▶ **What needs to be done**
Each line of the data should be repeated precisely.

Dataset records
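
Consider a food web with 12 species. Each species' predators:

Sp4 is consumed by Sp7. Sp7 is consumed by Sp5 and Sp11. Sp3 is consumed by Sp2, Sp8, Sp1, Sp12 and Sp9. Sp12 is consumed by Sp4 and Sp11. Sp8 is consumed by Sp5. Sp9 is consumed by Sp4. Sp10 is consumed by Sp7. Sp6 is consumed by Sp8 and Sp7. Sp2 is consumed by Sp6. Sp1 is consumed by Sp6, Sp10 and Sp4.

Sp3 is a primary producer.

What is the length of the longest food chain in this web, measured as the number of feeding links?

4 links

One longest chain: Sp3 → Sp1 → Sp10 → Sp7 → Sp5.
It has 5 species and 4 links.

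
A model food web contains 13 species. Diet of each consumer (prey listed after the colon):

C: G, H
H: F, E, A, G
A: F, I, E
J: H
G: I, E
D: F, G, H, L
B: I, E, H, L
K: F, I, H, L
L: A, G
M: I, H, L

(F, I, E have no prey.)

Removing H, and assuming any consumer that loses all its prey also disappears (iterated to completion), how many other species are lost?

Remove H.
Round 1: J (all prey gone) → extinct.
No further losses. Total secondary extinctions: 1.

1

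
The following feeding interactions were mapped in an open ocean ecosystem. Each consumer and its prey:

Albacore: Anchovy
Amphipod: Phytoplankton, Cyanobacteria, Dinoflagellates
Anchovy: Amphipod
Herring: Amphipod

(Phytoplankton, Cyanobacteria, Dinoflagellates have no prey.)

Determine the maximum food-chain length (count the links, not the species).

One longest chain: Phytoplankton → Amphipod → Anchovy → Albacore.
It has 4 species and 3 links.

3 links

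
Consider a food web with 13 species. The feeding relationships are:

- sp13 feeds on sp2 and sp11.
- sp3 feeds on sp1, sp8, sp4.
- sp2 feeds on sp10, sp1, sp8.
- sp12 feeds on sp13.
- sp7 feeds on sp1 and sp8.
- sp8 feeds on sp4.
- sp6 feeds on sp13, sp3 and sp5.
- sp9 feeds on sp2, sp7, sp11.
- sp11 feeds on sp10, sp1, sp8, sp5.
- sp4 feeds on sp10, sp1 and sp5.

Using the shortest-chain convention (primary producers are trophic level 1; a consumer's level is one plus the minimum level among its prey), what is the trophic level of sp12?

sp1 is a producer → level 1.
sp2 eats sp1 → level 2.
sp13 eats sp2 → level 3.
sp12 eats sp13 → level 4.
No prey of sp12 is below level 3, so 4 is the minimum.

Trophic level 4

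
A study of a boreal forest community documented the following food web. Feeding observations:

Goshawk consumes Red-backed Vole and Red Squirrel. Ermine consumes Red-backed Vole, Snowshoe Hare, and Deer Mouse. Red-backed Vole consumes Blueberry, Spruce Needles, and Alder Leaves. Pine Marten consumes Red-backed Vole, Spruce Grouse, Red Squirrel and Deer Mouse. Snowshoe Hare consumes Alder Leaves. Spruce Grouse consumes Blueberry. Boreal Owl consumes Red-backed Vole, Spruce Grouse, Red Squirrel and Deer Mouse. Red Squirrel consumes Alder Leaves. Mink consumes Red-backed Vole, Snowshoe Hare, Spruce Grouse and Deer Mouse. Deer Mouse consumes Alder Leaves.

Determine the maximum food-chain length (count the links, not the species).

2 links

One longest chain: Alder Leaves → Deer Mouse → Ermine.
It has 3 species and 2 links.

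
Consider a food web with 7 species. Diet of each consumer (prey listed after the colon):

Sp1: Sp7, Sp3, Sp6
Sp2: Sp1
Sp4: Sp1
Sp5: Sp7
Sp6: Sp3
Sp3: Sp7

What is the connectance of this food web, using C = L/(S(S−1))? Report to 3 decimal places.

The web has S = 7 species and L = 8 feeding links.
C = L / (S(S−1)) = 8 / 42 = 0.1905 ≈ 0.190.

C = 0.190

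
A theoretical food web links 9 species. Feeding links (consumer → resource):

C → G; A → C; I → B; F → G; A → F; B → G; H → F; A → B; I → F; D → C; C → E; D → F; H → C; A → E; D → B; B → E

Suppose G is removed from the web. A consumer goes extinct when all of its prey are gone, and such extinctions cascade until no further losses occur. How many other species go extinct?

Remove G.
Round 1: F (all prey gone) → extinct.
No further losses. Total secondary extinctions: 1.

1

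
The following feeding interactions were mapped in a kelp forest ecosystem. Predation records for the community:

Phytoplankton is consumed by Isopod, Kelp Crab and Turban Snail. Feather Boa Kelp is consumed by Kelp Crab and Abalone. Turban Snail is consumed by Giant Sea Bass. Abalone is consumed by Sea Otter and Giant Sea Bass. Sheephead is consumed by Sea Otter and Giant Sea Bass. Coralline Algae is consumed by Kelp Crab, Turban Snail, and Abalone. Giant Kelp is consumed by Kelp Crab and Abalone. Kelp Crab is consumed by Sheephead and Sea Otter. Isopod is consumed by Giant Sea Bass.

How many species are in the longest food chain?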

▶ **Answer to the exercise**
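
Consider a food web with 12 species. Each species' predators:

Sp4 is consumed by Sp7. Sp7 is consumed by Sp5 and Sp11. Sp3 is consumed by Sp2, Sp8, Sp1, Sp12 and Sp9. Sp12 is consumed by Sp4 and Sp11. Sp8 is consumed by Sp5. Sp9 is consumed by Sp4. Sp10 is consumed by Sp7. Sp6 is consumed by Sp8 and Sp7. Sp2 is consumed by Sp6. Sp1 is consumed by Sp6, Sp10 and Sp4.

Sp3 is a primary producer.

What is the length of the longest food chain in this web, measured as the number of feeding links?

4 links

One longest chain: Sp3 → Sp1 → Sp10 → Sp7 → Sp5.
It has 5 species and 4 links.

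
A model food web contains 13 species. Diet of each consumer (prey listed after the colon):

C: G, H
H: F, E, A, G
A: F, I, E
J: H
G: I, E
D: F, G, H, L
B: I, E, H, L
K: F, I, H, L
L: A, G
M: I, H, L

(F, I, E have no prey.)

Removing H, and assuming any consumer that loses all its prey also disappears (iterated to completion), how many other species are lost?

Remove H.
Round 1: J (all prey gone) → extinct.
No further losses. Total secondary extinctions: 1.

1

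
The following feeding interactions were mapped in an open ocean ecosystem. Each consumer and its prey:

Albacore: Anchovy
Amphipod: Phytoplankton, Cyanobacteria, Dinoflagellates
Anchovy: Amphipod
Herring: Amphipod

(Phytoplankton, Cyanobacteria, Dinoflagellates have no prey.)

Determine the maximum food-chain length (count the links, not the species).

One longest chain: Phytoplankton → Amphipod → Anchovy → Albacore.
It has 4 species and 3 links.

3 links

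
Consider a food web with 13 species. The feeding relationships are:

- sp13 feeds on sp2 and sp11.
- sp3 feeds on sp1, sp8, sp4.
- sp2 feeds on sp10, sp1, sp8.
- sp12 feeds on sp13.
- sp7 feeds on sp1 and sp8.
- sp8 feeds on sp4.
- sp6 feeds on sp13, sp3 and sp5.
- sp9 feeds on sp2, sp7, sp11.
- sp11 feeds on sp10, sp1, sp8, sp5.
- sp4 feeds on sp10, sp1 and sp5.

Using the shortest-chain convention (primary producers are trophic level 1; a consumer's level is one plus the minimum level among its prey), what is the trophic level of sp12?

sp1 is a producer → level 1.
sp2 eats sp1 → level 2.
sp13 eats sp2 → level 3.
sp12 eats sp13 → level 4.
No prey of sp12 is below level 3, so 4 is the minimum.

Trophic level 4

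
A study of a boreal forest community documented the following food web. Feeding observations:

Goshawk consumes Red-backed Vole and Red Squirrel. Ermine consumes Red-backed Vole, Snowshoe Hare, and Deer Mouse. Red-backed Vole consumes Blueberry, Spruce Needles, and Alder Leaves. Pine Marten consumes Red-backed Vole, Spruce Grouse, Red Squirrel and Deer Mouse. Snowshoe Hare consumes Alder Leaves. Spruce Grouse consumes Blueberry. Boreal Owl consumes Red-backed Vole, Spruce Grouse, Red Squirrel and Deer Mouse. Red Squirrel consumes Alder Leaves. Mink consumes Red-backed Vole, Snowshoe Hare, Spruce Grouse and Deer Mouse. Deer Mouse consumes Alder Leaves.

Determine the maximum food-chain length (count the links, not the species).

2 links

One longest chain: Alder Leaves → Deer Mouse → Ermine.
It has 3 species and 2 links.

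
Consider a food web with 7 species. Diet of each consumer (prey listed after the colon):

Sp1: Sp7, Sp3, Sp6
Sp2: Sp1
Sp4: Sp1
Sp5: Sp7
Sp6: Sp3
Sp3: Sp7

What is the connectance of this food web, using C = L/(S(S−1))? Report to 3 decimal places.

The web has S = 7 species and L = 8 feeding links.
C = L / (S(S−1)) = 8 / 42 = 0.1905 ≈ 0.190.

C = 0.190

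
A theoretical food web links 9 species. Feeding links (consumer → resource):

C → G; A → C; I → B; F → G; A → F; B → G; H → F; A → B; I → F; D → C; C → E; D → F; H → C; A → E; D → B; B → E

Suppose G is removed from the web. A consumer goes extinct when all of its prey are gone, and such extinctions cascade until no further losses occur. How many other species go extinct?

Remove G.
Round 1: F (all prey gone) → extinct.
No further losses. Total secondary extinctions: 1.

1

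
The following feeding interactions were mapped in a kelp forest ecosystem. Predation records for the community:

Phytoplankton is consumed by Isopod, Kelp Crab and Turban Snail. Feather Boa Kelp is consumed by Kelp Crab and Abalone. Turban Snail is consumed by Giant Sea Bass. Abalone is consumed by Sea Otter and Giant Sea Bass. Sheephead is consumed by Sea Otter and Giant Sea Bass. Coralline Algae is consumed by Kelp Crab, Turban Snail, and Abalone. Giant Kelp is consumed by Kelp Crab and Abalone. Kelp Crab is consumed by Sheephead and Sea Otter. Isopod is consumed by Giant Sea Bass.

How many species are in the longest food chain?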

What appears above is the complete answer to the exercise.